- Prompt
There is material below. Print exactly the lines starting at the line with "Initial concentrations: [B]₀ = 0.03089" and ending at the line with "(1) change container volume by factor 0.5", ends included, and no others.

- Data to process
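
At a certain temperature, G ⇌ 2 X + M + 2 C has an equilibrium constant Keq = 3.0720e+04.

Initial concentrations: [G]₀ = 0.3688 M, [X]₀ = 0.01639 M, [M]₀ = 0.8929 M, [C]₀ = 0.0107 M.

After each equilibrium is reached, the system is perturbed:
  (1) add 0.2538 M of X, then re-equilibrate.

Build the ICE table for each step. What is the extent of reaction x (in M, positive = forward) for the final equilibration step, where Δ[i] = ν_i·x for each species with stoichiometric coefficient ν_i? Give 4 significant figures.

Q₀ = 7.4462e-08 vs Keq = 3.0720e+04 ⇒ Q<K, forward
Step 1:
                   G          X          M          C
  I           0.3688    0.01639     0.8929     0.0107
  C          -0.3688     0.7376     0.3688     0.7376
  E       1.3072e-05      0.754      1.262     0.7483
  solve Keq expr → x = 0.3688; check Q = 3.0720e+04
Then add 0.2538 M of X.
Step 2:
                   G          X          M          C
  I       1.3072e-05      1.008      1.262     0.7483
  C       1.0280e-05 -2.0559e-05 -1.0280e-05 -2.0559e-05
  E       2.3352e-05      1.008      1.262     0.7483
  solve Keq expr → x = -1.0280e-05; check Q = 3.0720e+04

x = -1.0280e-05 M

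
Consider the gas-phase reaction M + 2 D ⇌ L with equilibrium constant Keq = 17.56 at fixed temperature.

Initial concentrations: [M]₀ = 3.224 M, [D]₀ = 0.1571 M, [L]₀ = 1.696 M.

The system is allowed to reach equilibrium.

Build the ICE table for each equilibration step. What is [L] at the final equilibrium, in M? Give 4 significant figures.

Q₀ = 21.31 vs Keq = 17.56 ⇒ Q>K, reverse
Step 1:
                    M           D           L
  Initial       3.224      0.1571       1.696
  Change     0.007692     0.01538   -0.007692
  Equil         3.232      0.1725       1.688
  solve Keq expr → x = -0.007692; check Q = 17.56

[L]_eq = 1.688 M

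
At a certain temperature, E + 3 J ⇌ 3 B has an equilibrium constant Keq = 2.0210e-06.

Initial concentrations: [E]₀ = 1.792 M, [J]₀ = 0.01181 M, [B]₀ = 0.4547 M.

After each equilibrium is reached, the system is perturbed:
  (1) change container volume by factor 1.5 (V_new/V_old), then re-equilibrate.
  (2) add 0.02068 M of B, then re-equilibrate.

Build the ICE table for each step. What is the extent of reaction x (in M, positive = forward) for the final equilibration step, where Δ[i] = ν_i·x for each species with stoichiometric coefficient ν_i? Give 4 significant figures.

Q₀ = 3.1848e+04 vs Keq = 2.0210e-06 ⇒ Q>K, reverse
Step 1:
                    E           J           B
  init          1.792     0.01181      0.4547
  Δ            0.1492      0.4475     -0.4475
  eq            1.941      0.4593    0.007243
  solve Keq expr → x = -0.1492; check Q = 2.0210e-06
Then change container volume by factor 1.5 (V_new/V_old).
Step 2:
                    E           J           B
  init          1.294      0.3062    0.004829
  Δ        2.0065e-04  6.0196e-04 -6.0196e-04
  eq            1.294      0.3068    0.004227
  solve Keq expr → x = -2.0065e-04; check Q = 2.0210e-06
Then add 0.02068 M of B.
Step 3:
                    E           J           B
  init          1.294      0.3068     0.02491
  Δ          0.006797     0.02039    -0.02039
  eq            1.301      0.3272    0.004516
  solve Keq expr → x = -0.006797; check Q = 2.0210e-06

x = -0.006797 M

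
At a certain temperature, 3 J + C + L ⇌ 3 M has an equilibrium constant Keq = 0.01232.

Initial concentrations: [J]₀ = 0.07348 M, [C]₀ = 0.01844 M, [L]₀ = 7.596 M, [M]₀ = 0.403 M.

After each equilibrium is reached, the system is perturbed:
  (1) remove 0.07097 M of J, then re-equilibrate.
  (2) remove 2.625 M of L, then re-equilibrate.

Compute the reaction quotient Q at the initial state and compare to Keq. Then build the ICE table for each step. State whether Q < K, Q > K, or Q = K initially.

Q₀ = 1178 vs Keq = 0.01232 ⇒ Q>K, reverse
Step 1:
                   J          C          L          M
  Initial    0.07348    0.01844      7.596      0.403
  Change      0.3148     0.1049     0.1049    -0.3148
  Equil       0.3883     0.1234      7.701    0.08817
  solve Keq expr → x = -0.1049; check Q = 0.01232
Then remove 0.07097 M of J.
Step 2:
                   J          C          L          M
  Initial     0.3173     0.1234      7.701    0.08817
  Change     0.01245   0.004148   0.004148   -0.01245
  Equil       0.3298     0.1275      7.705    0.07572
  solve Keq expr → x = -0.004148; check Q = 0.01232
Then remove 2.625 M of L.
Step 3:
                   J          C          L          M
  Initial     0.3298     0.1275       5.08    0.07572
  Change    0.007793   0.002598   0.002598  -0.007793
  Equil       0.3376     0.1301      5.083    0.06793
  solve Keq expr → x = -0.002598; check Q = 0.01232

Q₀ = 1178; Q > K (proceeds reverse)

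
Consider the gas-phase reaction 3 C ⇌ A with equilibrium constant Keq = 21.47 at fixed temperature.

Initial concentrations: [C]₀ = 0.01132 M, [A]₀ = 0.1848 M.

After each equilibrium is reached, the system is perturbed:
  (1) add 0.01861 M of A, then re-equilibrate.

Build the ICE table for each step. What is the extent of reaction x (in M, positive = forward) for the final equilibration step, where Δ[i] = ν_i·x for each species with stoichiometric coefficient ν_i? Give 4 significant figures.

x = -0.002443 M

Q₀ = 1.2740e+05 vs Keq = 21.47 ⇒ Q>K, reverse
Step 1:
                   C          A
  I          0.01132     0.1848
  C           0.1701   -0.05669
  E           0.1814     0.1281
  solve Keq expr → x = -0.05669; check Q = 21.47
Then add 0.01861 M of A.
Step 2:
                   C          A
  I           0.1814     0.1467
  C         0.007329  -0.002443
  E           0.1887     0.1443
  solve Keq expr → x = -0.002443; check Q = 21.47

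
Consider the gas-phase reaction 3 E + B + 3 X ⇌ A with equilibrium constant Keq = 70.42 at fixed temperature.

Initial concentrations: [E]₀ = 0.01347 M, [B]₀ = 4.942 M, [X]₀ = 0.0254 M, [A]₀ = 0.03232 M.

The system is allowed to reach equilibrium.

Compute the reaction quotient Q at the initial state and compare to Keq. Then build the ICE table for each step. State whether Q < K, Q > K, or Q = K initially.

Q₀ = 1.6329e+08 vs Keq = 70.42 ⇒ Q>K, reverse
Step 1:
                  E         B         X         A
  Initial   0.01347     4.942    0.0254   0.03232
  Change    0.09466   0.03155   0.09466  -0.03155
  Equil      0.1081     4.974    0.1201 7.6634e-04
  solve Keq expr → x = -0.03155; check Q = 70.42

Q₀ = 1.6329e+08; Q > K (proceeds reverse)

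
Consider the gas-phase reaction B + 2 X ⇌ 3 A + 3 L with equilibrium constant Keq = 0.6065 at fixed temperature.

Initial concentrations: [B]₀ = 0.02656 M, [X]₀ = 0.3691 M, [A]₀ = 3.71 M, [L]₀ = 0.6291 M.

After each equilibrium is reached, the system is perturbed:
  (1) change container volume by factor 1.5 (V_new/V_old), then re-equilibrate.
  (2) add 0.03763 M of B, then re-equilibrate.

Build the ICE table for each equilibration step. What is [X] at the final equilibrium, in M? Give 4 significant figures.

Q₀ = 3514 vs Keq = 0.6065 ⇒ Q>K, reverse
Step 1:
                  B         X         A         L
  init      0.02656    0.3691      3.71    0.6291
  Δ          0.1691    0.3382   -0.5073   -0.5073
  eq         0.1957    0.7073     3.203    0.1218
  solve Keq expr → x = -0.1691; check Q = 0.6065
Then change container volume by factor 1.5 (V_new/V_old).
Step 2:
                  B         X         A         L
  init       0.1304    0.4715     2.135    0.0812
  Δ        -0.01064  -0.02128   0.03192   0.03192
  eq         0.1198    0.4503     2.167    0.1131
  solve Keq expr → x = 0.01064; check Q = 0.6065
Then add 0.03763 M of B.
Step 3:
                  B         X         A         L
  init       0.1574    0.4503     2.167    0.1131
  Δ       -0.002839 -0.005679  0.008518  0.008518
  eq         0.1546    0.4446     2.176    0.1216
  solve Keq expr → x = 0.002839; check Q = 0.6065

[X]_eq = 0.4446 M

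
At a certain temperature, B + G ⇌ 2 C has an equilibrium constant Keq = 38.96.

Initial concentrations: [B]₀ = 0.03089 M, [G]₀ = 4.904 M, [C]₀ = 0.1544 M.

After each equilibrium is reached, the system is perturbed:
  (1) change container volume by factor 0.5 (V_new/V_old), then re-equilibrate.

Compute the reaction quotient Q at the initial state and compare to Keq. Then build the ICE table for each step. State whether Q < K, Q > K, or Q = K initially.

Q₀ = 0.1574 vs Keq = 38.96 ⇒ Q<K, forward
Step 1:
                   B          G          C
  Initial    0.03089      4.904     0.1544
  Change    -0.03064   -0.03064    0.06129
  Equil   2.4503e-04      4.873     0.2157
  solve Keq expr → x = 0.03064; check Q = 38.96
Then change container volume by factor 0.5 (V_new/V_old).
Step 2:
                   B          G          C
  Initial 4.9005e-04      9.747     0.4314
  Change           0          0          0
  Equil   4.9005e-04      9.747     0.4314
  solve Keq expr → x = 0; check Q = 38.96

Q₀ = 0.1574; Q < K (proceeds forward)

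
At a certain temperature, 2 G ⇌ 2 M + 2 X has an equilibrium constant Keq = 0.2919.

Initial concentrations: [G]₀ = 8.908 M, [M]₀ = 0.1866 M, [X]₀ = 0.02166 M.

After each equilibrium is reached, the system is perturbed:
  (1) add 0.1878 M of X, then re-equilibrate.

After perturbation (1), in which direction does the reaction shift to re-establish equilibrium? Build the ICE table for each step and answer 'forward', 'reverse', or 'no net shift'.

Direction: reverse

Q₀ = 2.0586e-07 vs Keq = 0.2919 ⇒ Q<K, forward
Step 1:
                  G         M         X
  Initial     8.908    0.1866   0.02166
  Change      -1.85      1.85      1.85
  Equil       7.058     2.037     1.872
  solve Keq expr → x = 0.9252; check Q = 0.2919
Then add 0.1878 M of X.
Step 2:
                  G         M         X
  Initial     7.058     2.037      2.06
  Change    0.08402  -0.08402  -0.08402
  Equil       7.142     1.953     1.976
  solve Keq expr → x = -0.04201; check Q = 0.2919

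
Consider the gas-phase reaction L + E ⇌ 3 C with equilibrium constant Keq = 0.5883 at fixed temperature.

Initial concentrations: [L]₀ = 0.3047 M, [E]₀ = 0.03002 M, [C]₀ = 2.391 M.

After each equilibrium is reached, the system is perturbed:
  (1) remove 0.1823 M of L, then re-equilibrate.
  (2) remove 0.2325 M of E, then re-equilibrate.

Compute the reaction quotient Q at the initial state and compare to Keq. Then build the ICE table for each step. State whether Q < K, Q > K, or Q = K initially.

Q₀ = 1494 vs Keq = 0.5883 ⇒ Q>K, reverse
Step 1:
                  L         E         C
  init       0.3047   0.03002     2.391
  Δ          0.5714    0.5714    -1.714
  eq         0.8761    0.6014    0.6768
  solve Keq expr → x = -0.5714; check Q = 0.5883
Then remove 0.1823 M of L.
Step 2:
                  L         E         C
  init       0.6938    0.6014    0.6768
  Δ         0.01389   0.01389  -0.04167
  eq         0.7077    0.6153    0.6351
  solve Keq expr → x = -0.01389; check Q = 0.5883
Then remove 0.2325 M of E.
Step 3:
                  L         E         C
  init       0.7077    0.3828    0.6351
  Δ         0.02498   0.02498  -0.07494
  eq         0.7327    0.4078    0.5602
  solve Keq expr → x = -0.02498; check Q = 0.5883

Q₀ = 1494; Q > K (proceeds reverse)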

- Completed exercise
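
Initial concentrations: [B]₀ = 0.03089 M, [G]₀ = 4.904 M, [C]₀ = 0.1544 M.

After each equilibrium is reached, the system is perturbed:
  (1) change container volume by factor 0.5 (V_new/V_old), then re-equilibrate.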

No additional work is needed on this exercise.